Records from a collection:
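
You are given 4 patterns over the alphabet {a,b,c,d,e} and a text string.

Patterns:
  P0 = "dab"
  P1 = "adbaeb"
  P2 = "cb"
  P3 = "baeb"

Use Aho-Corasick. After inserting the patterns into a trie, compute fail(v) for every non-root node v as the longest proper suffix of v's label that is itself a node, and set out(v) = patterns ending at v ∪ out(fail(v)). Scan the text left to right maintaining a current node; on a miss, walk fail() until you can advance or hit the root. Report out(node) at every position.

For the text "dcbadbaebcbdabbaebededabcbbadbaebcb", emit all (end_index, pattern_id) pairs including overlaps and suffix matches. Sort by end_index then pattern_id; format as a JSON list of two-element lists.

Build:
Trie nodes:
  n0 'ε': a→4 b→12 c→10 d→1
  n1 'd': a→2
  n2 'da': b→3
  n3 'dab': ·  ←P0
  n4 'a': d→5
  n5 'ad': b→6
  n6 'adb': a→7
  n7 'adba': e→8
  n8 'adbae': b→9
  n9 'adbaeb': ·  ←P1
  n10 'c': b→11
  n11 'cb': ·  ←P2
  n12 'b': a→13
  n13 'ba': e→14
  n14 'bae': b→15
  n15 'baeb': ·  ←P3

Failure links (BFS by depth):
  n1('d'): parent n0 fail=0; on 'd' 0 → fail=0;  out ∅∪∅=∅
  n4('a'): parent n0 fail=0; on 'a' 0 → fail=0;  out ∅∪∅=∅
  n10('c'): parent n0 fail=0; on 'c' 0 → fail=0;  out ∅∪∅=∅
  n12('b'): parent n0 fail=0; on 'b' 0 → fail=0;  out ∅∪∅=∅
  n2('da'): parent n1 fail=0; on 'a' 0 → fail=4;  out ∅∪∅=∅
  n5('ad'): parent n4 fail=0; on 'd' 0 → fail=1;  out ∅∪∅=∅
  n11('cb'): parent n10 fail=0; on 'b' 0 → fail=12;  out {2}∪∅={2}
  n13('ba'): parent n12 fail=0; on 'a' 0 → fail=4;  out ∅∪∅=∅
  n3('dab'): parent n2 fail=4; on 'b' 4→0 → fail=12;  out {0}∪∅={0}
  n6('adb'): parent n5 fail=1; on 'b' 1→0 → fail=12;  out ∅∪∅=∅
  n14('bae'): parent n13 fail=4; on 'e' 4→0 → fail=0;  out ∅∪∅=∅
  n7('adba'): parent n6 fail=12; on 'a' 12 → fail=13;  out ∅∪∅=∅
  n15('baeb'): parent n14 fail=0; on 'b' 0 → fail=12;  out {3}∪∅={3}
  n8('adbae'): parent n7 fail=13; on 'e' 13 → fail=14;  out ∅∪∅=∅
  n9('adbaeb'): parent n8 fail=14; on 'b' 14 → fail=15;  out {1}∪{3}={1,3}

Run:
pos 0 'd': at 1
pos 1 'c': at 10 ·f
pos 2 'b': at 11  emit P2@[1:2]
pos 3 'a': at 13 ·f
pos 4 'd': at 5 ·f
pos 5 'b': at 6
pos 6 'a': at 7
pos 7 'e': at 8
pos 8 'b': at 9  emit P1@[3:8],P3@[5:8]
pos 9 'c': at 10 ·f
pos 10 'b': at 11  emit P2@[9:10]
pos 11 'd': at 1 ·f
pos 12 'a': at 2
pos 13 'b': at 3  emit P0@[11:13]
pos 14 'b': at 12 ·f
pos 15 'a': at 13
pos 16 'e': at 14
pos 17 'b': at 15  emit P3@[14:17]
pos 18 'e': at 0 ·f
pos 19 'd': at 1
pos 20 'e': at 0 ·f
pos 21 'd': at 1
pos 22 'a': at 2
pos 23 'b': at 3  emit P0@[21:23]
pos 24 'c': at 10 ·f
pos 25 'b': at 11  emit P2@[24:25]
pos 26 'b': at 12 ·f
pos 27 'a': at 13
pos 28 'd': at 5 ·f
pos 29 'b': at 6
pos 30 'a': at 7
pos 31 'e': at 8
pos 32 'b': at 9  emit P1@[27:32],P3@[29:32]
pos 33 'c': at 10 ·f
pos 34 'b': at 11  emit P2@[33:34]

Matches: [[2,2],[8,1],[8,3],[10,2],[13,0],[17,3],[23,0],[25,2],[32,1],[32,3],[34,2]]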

> _Problem_
Whatever appears in the records must be returned exactly.

> _Expected answer_
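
You are given 4 patterns over the alphabet {a,b,c,d,e} and a text string.

Patterns:
  P0 = "dab"
  P1 = "adbaeb"
  P2 = "cb"
  P3 = "baeb"

Use Aho-Corasick. After inserting the patterns into a trie, compute fail(v) for every non-root node v as the longest proper suffix of v's label that is itself a node, and set out(v) = patterns ending at v ∪ out(fail(v)). Scan the text left to right maintaining a current node; on a miss, walk fail() until you can advance or hit the root. Report out(node) at every position.

For the text "dcbadbaebcbdabbaebededabcbbadbaebcb", emit all (end_index, pattern_id) pairs including overlaps and suffix matches. Sort by end_index then pattern_id; format as a JSON list of two-element lists.

Build:
Trie nodes:
  n0 'ε': a→4 b→12 c→10 d→1
  n1 'd': a→2
  n2 'da': b→3
  n3 'dab': ·  ←P0
  n4 'a': d→5
  n5 'ad': b→6
  n6 'adb': a→7
  n7 'adba': e→8
  n8 'adbae': b→9
  n9 'adbaeb': ·  ←P1
  n10 'c': b→11
  n11 'cb': ·  ←P2
  n12 'b': a→13
  n13 'ba': e→14
  n14 'bae': b→15
  n15 'baeb': ·  ←P3

Failure links (BFS by depth):
  n1('d'): parent n0 fail=0; on 'd' 0 → fail=0;  out ∅∪∅=∅
  n4('a'): parent n0 fail=0; on 'a' 0 → fail=0;  out ∅∪∅=∅
  n10('c'): parent n0 fail=0; on 'c' 0 → fail=0;  out ∅∪∅=∅
  n12('b'): parent n0 fail=0; on 'b' 0 → fail=0;  out ∅∪∅=∅
  n2('da'): parent n1 fail=0; on 'a' 0 → fail=4;  out ∅∪∅=∅
  n5('ad'): parent n4 fail=0; on 'd' 0 → fail=1;  out ∅∪∅=∅
  n11('cb'): parent n10 fail=0; on 'b' 0 → fail=12;  out {2}∪∅={2}
  n13('ba'): parent n12 fail=0; on 'a' 0 → fail=4;  out ∅∪∅=∅
  n3('dab'): parent n2 fail=4; on 'b' 4→0 → fail=12;  out {0}∪∅={0}
  n6('adb'): parent n5 fail=1; on 'b' 1→0 → fail=12;  out ∅∪∅=∅
  n14('bae'): parent n13 fail=4; on 'e' 4→0 → fail=0;  out ∅∪∅=∅
  n7('adba'): parent n6 fail=12; on 'a' 12 → fail=13;  out ∅∪∅=∅
  n15('baeb'): parent n14 fail=0; on 'b' 0 → fail=12;  out {3}∪∅={3}
  n8('adbae'): parent n7 fail=13; on 'e' 13 → fail=14;  out ∅∪∅=∅
  n9('adbaeb'): parent n8 fail=14; on 'b' 14 → fail=15;  out {1}∪{3}={1,3}

Run:
pos 0 'd': at 1
pos 1 'c': at 10 ·f
pos 2 'b': at 11  emit P2@[1:2]
pos 3 'a': at 13 ·f
pos 4 'd': at 5 ·f
pos 5 'b': at 6
pos 6 'a': at 7
pos 7 'e': at 8
pos 8 'b': at 9  emit P1@[3:8],P3@[5:8]
pos 9 'c': at 10 ·f
pos 10 'b': at 11  emit P2@[9:10]
pos 11 'd': at 1 ·f
pos 12 'a': at 2
pos 13 'b': at 3  emit P0@[11:13]
pos 14 'b': at 12 ·f
pos 15 'a': at 13
pos 16 'e': at 14
pos 17 'b': at 15  emit P3@[14:17]
pos 18 'e': at 0 ·f
pos 19 'd': at 1
pos 20 'e': at 0 ·f
pos 21 'd': at 1
pos 22 'a': at 2
pos 23 'b': at 3  emit P0@[21:23]
pos 24 'c': at 10 ·f
pos 25 'b': at 11  emit P2@[24:25]
pos 26 'b': at 12 ·f
pos 27 'a': at 13
pos 28 'd': at 5 ·f
pos 29 'b': at 6
pos 30 'a': at 7
pos 31 'e': at 8
pos 32 'b': at 9  emit P1@[27:32],P3@[29:32]
pos 33 'c': at 10 ·f
pos 34 'b': at 11  emit P2@[33:34]

Matches: [[2,2],[8,1],[8,3],[10,2],[13,0],[17,3],[23,0],[25,2],[32,1],[32,3],[34,2]]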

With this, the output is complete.